YOUR ASSIGNMENT: The entries below are to be copied exactly, with nothing left out.

DATA SUPPLIED:
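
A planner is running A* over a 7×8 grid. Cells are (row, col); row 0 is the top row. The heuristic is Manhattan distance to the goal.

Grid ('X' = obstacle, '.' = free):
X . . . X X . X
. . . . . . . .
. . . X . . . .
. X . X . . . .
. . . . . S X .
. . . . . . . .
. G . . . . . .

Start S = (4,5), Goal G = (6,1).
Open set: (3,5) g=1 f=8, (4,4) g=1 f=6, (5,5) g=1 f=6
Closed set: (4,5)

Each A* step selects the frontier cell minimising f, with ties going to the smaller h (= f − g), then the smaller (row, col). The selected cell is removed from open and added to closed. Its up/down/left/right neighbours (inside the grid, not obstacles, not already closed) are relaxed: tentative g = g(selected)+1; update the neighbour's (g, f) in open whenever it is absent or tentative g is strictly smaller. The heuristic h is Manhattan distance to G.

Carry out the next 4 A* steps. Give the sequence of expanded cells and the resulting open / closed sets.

order=[(4,4) → (4,3) → (4,2) → (4,1)]; open=[(3,2) g=4 f=8, (3,4) g=2 f=8, (3,5) g=1 f=8, (4,0) g=5 f=8, (5,1) g=5 f=6, (5,2) g=4 f=6, (5,3) g=3 f=6, (5,4) g=2 f=6, (5,5) g=1 f=6]; closed=[(4,1), (4,2), (4,3), (4,4), (4,5)]

step 1: expand (4,4) (f=6, h=5) → closed; open now [(3,4) g=2 f=8, (3,5) g=1 f=8, (4,3) g=2 f=6, (5,4) g=2 f=6, (5,5) g=1 f=6]
step 2: expand (4,3) (f=6, h=4) → closed; open now [(3,4) g=2 f=8, (3,5) g=1 f=8, (4,2) g=3 f=6, (5,3) g=3 f=6, (5,4) g=2 f=6, (5,5) g=1 f=6]
step 3: expand (4,2) (f=6, h=3) → closed; open now [(3,2) g=4 f=8, (3,4) g=2 f=8, (3,5) g=1 f=8, (4,1) g=4 f=6, (5,2) g=4 f=6, (5,3) g=3 f=6, (5,4) g=2 f=6, (5,5) g=1 f=6]
step 4: expand (4,1) (f=6, h=2) → closed; open now [(3,2) g=4 f=8, (3,4) g=2 f=8, (3,5) g=1 f=8, (4,0) g=5 f=8, (5,1) g=5 f=6, (5,2) g=4 f=6, (5,3) g=3 f=6, (5,4) g=2 f=6, (5,5) g=1 f=6]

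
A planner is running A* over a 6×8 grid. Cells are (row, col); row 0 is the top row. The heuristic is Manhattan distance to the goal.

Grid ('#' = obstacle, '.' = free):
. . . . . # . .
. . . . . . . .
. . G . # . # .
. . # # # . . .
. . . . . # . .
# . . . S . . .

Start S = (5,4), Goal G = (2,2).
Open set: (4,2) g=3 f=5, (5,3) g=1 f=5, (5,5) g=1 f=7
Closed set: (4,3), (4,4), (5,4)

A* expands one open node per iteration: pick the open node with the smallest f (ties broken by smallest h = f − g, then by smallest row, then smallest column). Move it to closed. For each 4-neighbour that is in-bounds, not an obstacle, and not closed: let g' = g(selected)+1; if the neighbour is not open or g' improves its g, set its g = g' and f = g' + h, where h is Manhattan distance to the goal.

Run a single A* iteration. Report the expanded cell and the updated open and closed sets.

expanded=(4,2); open=[(4,1) g=4 f=7, (5,2) g=4 f=7, (5,3) g=1 f=5, (5,5) g=1 f=7]; closed=[(4,2), (4,3), (4,4), (5,4)]

step 1: expand (4,2) (f=5, h=2) → closed; open now [(4,1) g=4 f=7, (5,2) g=4 f=7, (5,3) g=1 f=5, (5,5) g=1 f=7]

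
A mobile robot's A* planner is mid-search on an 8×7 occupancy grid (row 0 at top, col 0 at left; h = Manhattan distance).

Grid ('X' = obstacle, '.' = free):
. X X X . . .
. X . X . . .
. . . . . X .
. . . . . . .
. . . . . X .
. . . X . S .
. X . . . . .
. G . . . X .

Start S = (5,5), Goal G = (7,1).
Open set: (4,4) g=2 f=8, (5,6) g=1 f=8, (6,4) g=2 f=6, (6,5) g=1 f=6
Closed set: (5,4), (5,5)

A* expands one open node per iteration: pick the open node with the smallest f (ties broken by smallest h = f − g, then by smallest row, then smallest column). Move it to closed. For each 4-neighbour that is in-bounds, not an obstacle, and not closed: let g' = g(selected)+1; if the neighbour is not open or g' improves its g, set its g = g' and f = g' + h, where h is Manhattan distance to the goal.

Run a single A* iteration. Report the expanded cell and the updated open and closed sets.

expanded=(6,4); open=[(4,4) g=2 f=8, (5,6) g=1 f=8, (6,3) g=3 f=6, (6,5) g=1 f=6, (7,4) g=3 f=6]; closed=[(5,4), (5,5), (6,4)]

step 1: expand (6,4) (f=6, h=4) → closed; open now [(4,4) g=2 f=8, (5,6) g=1 f=8, (6,3) g=3 f=6, (6,5) g=1 f=6, (7,4) g=3 f=6]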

EXERCISE RESULT:
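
A planner is running A* over a 7×8 grid. Cells are (row, col); row 0 is the top row. The heuristic is Manhattan distance to the goal.

Grid ('X' = obstacle, '.' = free):
X . . . X X . X
. . . . . . . .
. . . X . . . .
. X . X . . . .
. . . . . S X .
. . . . . . . .
. G . . . . . .

Start S = (4,5), Goal G = (6,1).
Open set: (3,5) g=1 f=8, (4,4) g=1 f=6, (5,5) g=1 f=6
Closed set: (4,5)

Each A* step selects the frontier cell minimising f, with ties going to the smaller h (= f − g), then the smaller (row, col). The selected cell is removed from open and added to closed. Its up/down/left/right neighbours (inside the grid, not obstacles, not already closed) are relaxed: tentative g = g(selected)+1; update the neighbour's (g, f) in open whenever it is absent or tentative g is strictly smaller. The heuristic h is Manhattan distance to G.

Carry out the next 4 A* steps. Give the sequence of expanded cells and the resulting open / closed sets.

order=[(4,4) → (4,3) → (4,2) → (4,1)]; open=[(3,2) g=4 f=8, (3,4) g=2 f=8, (3,5) g=1 f=8, (4,0) g=5 f=8, (5,1) g=5 f=6, (5,2) g=4 f=6, (5,3) g=3 f=6, (5,4) g=2 f=6, (5,5) g=1 f=6]; closed=[(4,1), (4,2), (4,3), (4,4), (4,5)]

step 1: expand (4,4) (f=6, h=5) → closed; open now [(3,4) g=2 f=8, (3,5) g=1 f=8, (4,3) g=2 f=6, (5,4) g=2 f=6, (5,5) g=1 f=6]
step 2: expand (4,3) (f=6, h=4) → closed; open now [(3,4) g=2 f=8, (3,5) g=1 f=8, (4,2) g=3 f=6, (5,3) g=3 f=6, (5,4) g=2 f=6, (5,5) g=1 f=6]
step 3: expand (4,2) (f=6, h=3) → closed; open now [(3,2) g=4 f=8, (3,4) g=2 f=8, (3,5) g=1 f=8, (4,1) g=4 f=6, (5,2) g=4 f=6, (5,3) g=3 f=6, (5,4) g=2 f=6, (5,5) g=1 f=6]
step 4: expand (4,1) (f=6, h=2) → closed; open now [(3,2) g=4 f=8, (3,4) g=2 f=8, (3,5) g=1 f=8, (4,0) g=5 f=8, (5,1) g=5 f=6, (5,2) g=4 f=6, (5,3) g=3 f=6, (5,4) g=2 f=6, (5,5) g=1 f=6]

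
A planner is running A* over a 6×8 grid. Cells are (row, col); row 0 is the top row. The heuristic is Manhattan distance to the goal.

Grid ('#' = obstacle, '.' = free):
. . . . . # . .
. . . . . . . .
. . G . # . # .
. . # # # . . .
. . . . . # . .
# . . . S . . .

Start S = (5,4), Goal G = (2,2).
Open set: (4,2) g=3 f=5, (5,3) g=1 f=5, (5,5) g=1 f=7
Closed set: (4,3), (4,4), (5,4)

A* expands one open node per iteration: pick the open node with the smallest f (ties broken by smallest h = f − g, then by smallest row, then smallest column). Move it to closed. For each 4-neighbour that is in-bounds, not an obstacle, and not closed: let g' = g(selected)+1; if the neighbour is not open or g' improves its g, set its g = g' and f = g' + h, where h is Manhattan distance to the goal.

Run a single A* iteration. Report the expanded cell and the updated open and closed sets.

expanded=(4,2); open=[(4,1) g=4 f=7, (5,2) g=4 f=7, (5,3) g=1 f=5, (5,5) g=1 f=7]; closed=[(4,2), (4,3), (4,4), (5,4)]

step 1: expand (4,2) (f=5, h=2) → closed; open now [(4,1) g=4 f=7, (5,2) g=4 f=7, (5,3) g=1 f=5, (5,5) g=1 f=7]

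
A mobile robot's A* planner is mid-search on an 8×7 occupancy grid (row 0 at top, col 0 at left; h = Manhattan distance).

Grid ('X' = obstacle, '.' = free):
. X X X . . .
. X . X . . .
. . . . . X .
. . . . . . .
. . . . . X .
. . . X . S .
. X . . . . .
. G . . . X .

Start S = (5,5), Goal G = (7,1).
Open set: (4,4) g=2 f=8, (5,6) g=1 f=8, (6,4) g=2 f=6, (6,5) g=1 f=6
Closed set: (5,4), (5,5)

A* expands one open node per iteration: pick the open node with the smallest f (ties broken by smallest h = f − g, then by smallest row, then smallest column). Move it to closed. For each 4-neighbour that is in-bounds, not an obstacle, and not closed: let g' = g(selected)+1; if the neighbour is not open or g' improves its g, set its g = g' and f = g' + h, where h is Manhattan distance to the goal.

Run a single A* iteration. Report the expanded cell and the updated open and closed sets.

expanded=(6,4); open=[(4,4) g=2 f=8, (5,6) g=1 f=8, (6,3) g=3 f=6, (6,5) g=1 f=6, (7,4) g=3 f=6]; closed=[(5,4), (5,5), (6,4)]

step 1: expand (6,4) (f=6, h=4) → closed; open now [(4,4) g=2 f=8, (5,6) g=1 f=8, (6,3) g=3 f=6, (6,5) g=1 f=6, (7,4) g=3 f=6]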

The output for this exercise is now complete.